- _Task objective_:
What is needed here is an exact repetition of the records below, beginning at the line that has "new_mode | action |" and stopping after the line that has "SIG_NEAR | GRASP | A_PING |".

- _Supplied material_:
-=-=-=-=-

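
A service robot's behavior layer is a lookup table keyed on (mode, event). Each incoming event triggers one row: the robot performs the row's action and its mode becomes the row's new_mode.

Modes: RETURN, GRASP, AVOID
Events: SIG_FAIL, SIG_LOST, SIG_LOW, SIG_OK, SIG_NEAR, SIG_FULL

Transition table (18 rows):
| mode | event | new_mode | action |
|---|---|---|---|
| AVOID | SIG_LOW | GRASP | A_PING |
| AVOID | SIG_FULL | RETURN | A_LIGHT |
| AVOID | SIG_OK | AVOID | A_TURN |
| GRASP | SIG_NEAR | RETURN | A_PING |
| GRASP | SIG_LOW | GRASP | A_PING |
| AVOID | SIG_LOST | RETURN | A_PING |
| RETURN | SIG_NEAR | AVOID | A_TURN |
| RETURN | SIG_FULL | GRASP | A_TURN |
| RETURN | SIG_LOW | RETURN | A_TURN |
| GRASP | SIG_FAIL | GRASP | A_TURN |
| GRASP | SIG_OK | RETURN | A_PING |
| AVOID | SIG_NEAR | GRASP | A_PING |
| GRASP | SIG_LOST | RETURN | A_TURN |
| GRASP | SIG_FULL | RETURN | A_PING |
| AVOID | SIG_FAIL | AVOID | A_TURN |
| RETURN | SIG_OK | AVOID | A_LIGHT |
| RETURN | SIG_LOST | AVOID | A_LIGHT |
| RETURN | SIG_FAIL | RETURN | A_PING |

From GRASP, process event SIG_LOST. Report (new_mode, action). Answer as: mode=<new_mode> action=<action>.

mode=RETURN action=A_TURN

current mode = GRASP; filter table to that mode:
  (GRASP, SIG_NEAR) → (RETURN, A_PING)
  (GRASP, SIG_LOW) → (GRASP, A_PING)
  (GRASP, SIG_FAIL) → (GRASP, A_TURN)
  (GRASP, SIG_OK) → (RETURN, A_PING)
  (GRASP, SIG_LOST) → (RETURN, A_TURN)  ← event matches
  (GRASP, SIG_FULL) → (RETURN, A_PING)
event = SIG_LOST selects (RETURN, A_TURN)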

-=-=-=-=-

- _Answer below_:
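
| mode | event | new_mode | action |
|---|---|---|---|
| AVOID | SIG_LOW | GRASP | A_PING |
| AVOID | SIG_FULL | RETURN | A_LIGHT |
| AVOID | SIG_OK | AVOID | A_TURN |
| GRASP | SIG_NEAR | RETURN | A_PING |
| GRASP | SIG_LOW | GRASP | A_PING |
| AVOID | SIG_LOST | RETURN | A_PING |
| RETURN | SIG_NEAR | AVOID | A_TURN |
| RETURN | SIG_FULL | GRASP | A_TURN |
| RETURN | SIG_LOW | RETURN | A_TURN |
| GRASP | SIG_FAIL | GRASP | A_TURN |
| GRASP | SIG_OK | RETURN | A_PING |
| AVOID | SIG_NEAR | GRASP | A_PING |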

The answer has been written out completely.